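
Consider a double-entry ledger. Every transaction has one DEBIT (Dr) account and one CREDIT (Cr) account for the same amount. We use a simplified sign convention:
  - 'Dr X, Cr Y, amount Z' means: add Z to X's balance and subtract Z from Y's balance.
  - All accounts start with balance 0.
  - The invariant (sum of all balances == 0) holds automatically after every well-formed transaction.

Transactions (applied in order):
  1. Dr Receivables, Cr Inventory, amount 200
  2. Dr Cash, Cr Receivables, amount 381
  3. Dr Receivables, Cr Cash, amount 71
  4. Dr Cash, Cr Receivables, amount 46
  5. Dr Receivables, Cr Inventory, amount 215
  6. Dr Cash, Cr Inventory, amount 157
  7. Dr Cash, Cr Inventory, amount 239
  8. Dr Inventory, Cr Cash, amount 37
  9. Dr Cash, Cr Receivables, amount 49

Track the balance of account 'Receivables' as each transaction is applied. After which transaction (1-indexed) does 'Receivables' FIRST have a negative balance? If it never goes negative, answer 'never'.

After txn 1: Receivables=200
After txn 2: Receivables=-181

Answer: 2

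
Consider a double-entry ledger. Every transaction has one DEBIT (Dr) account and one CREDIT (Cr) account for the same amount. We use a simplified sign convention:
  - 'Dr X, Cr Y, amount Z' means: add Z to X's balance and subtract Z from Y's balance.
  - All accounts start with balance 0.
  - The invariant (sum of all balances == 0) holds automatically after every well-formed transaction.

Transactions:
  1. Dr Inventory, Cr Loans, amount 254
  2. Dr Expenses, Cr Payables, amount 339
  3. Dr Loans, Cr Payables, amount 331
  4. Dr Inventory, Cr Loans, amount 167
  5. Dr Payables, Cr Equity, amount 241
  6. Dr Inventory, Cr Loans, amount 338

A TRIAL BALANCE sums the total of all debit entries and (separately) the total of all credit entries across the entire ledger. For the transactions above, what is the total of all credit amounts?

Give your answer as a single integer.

Txn 1: credit+=254
Txn 2: credit+=339
Txn 3: credit+=331
Txn 4: credit+=167
Txn 5: credit+=241
Txn 6: credit+=338
Total credits = 1670

Answer: 1670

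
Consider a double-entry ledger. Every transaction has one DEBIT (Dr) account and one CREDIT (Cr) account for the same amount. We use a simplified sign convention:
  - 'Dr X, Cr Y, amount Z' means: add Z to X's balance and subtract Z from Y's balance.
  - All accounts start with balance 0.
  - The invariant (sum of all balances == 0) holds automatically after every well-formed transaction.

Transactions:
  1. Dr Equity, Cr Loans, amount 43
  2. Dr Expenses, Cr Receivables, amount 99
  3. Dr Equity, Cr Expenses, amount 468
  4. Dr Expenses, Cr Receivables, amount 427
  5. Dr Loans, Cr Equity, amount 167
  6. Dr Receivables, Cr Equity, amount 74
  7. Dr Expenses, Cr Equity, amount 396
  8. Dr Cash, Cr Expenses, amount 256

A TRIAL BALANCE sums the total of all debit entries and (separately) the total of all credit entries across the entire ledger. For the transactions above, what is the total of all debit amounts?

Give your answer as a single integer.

Txn 1: debit+=43
Txn 2: debit+=99
Txn 3: debit+=468
Txn 4: debit+=427
Txn 5: debit+=167
Txn 6: debit+=74
Txn 7: debit+=396
Txn 8: debit+=256
Total debits = 1930

Answer: 1930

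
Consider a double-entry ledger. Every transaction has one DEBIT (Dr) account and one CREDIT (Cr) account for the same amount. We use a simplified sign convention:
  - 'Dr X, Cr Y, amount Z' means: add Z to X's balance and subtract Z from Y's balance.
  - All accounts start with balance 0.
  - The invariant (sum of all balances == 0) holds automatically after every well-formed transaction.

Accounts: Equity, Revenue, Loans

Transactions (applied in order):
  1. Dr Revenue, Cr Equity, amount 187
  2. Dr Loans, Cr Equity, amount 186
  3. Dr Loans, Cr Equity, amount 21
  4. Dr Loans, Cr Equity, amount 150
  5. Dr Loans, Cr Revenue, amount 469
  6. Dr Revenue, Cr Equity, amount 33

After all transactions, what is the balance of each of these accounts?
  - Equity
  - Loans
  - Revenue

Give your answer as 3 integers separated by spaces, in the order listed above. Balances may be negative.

Answer: -577 826 -249

Derivation:
After txn 1 (Dr Revenue, Cr Equity, amount 187): Equity=-187 Revenue=187
After txn 2 (Dr Loans, Cr Equity, amount 186): Equity=-373 Loans=186 Revenue=187
After txn 3 (Dr Loans, Cr Equity, amount 21): Equity=-394 Loans=207 Revenue=187
After txn 4 (Dr Loans, Cr Equity, amount 150): Equity=-544 Loans=357 Revenue=187
After txn 5 (Dr Loans, Cr Revenue, amount 469): Equity=-544 Loans=826 Revenue=-282
After txn 6 (Dr Revenue, Cr Equity, amount 33): Equity=-577 Loans=826 Revenue=-249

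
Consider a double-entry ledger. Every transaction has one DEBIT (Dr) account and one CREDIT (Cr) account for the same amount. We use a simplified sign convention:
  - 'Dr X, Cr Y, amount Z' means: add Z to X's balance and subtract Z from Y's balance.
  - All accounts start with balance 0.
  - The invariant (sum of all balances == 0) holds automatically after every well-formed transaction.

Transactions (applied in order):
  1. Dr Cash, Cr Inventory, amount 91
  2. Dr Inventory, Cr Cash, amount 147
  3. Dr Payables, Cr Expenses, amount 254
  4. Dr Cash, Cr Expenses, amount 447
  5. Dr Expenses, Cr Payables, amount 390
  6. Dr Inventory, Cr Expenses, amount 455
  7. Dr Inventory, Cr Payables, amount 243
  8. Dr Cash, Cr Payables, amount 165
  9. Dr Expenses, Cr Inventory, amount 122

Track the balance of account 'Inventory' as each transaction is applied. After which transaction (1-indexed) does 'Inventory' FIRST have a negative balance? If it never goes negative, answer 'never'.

After txn 1: Inventory=-91

Answer: 1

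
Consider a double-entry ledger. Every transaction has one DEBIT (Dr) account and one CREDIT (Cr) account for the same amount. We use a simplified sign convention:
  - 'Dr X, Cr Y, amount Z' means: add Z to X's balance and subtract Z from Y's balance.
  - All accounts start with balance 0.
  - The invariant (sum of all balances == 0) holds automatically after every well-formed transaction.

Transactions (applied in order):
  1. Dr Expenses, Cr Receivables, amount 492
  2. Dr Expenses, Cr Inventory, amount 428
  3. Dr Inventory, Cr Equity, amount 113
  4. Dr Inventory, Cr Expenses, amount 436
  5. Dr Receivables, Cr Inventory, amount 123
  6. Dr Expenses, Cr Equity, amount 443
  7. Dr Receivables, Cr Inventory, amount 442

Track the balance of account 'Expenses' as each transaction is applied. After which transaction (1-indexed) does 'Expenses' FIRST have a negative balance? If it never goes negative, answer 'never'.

Answer: never

Derivation:
After txn 1: Expenses=492
After txn 2: Expenses=920
After txn 3: Expenses=920
After txn 4: Expenses=484
After txn 5: Expenses=484
After txn 6: Expenses=927
After txn 7: Expenses=927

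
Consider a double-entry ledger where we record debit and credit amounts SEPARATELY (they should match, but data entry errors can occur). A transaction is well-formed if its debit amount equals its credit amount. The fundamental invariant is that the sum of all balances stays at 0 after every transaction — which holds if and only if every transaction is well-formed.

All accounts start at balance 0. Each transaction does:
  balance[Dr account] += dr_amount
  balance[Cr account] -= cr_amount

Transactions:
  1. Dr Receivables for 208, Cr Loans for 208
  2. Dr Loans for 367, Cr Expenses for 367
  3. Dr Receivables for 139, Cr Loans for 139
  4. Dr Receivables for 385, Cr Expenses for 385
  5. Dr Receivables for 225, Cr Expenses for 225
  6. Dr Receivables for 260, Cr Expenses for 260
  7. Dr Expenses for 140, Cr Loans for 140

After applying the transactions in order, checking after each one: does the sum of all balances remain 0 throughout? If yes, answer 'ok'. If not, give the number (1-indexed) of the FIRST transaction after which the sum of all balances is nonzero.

Answer: ok

Derivation:
After txn 1: dr=208 cr=208 sum_balances=0
After txn 2: dr=367 cr=367 sum_balances=0
After txn 3: dr=139 cr=139 sum_balances=0
After txn 4: dr=385 cr=385 sum_balances=0
After txn 5: dr=225 cr=225 sum_balances=0
After txn 6: dr=260 cr=260 sum_balances=0
After txn 7: dr=140 cr=140 sum_balances=0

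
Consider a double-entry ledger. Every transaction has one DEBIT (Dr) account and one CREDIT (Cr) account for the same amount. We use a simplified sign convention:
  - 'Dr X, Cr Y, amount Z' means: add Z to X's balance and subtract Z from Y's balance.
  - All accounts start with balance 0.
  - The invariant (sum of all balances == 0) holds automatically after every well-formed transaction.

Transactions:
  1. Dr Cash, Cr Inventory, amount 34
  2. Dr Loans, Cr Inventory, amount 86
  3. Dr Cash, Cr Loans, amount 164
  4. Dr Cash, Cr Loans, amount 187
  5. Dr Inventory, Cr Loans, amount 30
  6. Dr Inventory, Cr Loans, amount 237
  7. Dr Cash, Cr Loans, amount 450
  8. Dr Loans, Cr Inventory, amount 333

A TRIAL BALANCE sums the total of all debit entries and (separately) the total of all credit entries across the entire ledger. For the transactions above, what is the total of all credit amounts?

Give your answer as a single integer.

Txn 1: credit+=34
Txn 2: credit+=86
Txn 3: credit+=164
Txn 4: credit+=187
Txn 5: credit+=30
Txn 6: credit+=237
Txn 7: credit+=450
Txn 8: credit+=333
Total credits = 1521

Answer: 1521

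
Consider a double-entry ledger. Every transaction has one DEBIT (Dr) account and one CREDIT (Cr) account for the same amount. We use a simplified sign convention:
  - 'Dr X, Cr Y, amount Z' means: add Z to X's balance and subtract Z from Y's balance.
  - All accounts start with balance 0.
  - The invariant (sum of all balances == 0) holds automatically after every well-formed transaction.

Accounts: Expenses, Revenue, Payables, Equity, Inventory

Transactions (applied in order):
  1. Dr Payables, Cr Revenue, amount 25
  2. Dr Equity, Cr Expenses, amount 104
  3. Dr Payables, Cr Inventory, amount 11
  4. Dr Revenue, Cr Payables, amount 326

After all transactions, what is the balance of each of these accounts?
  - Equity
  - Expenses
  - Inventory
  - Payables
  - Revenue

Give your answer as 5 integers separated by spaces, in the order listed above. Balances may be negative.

After txn 1 (Dr Payables, Cr Revenue, amount 25): Payables=25 Revenue=-25
After txn 2 (Dr Equity, Cr Expenses, amount 104): Equity=104 Expenses=-104 Payables=25 Revenue=-25
After txn 3 (Dr Payables, Cr Inventory, amount 11): Equity=104 Expenses=-104 Inventory=-11 Payables=36 Revenue=-25
After txn 4 (Dr Revenue, Cr Payables, amount 326): Equity=104 Expenses=-104 Inventory=-11 Payables=-290 Revenue=301

Answer: 104 -104 -11 -290 301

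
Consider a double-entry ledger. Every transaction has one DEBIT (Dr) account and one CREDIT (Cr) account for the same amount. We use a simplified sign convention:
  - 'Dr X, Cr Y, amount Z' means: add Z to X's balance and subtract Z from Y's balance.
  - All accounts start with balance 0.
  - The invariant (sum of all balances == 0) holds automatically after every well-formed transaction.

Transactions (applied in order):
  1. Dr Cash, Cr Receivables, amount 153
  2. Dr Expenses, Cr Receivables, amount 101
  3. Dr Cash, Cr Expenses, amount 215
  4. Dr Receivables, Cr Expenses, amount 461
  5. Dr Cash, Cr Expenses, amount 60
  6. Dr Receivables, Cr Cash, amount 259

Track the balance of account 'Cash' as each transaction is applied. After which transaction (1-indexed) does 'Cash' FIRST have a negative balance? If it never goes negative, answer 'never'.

Answer: never

Derivation:
After txn 1: Cash=153
After txn 2: Cash=153
After txn 3: Cash=368
After txn 4: Cash=368
After txn 5: Cash=428
After txn 6: Cash=169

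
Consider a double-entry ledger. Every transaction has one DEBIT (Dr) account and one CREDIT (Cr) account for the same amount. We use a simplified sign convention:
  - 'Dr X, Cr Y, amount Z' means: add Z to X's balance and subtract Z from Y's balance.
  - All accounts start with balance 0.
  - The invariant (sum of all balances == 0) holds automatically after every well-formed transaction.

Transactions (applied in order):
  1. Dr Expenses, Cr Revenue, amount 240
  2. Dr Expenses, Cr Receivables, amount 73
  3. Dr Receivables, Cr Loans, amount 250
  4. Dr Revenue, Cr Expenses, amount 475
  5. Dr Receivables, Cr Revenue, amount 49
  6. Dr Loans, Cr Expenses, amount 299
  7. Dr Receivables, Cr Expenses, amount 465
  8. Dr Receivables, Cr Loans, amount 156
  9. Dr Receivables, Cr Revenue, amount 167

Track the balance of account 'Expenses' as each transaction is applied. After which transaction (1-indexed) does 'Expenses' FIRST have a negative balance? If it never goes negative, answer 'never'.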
════════════════════
→ HOW TO COMPLETE THIS TASK
Produce only the lines from the line containing "balance[Cr account] -= cr_amount" through the line containing "7. Dr Expenses for 140, Cr Loans for 140", inclusive of both, exactly as they stand in the entries above.

→ EXERCISE RESPONSE
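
  balance[Cr account] -= cr_amount

Transactions:
  1. Dr Receivables for 208, Cr Loans for 208
  2. Dr Loans for 367, Cr Expenses for 367
  3. Dr Receivables for 139, Cr Loans for 139
  4. Dr Receivables for 385, Cr Expenses for 385
  5. Dr Receivables for 225, Cr Expenses for 225
  6. Dr Receivables for 260, Cr Expenses for 260
  7. Dr Expenses for 140, Cr Loans for 140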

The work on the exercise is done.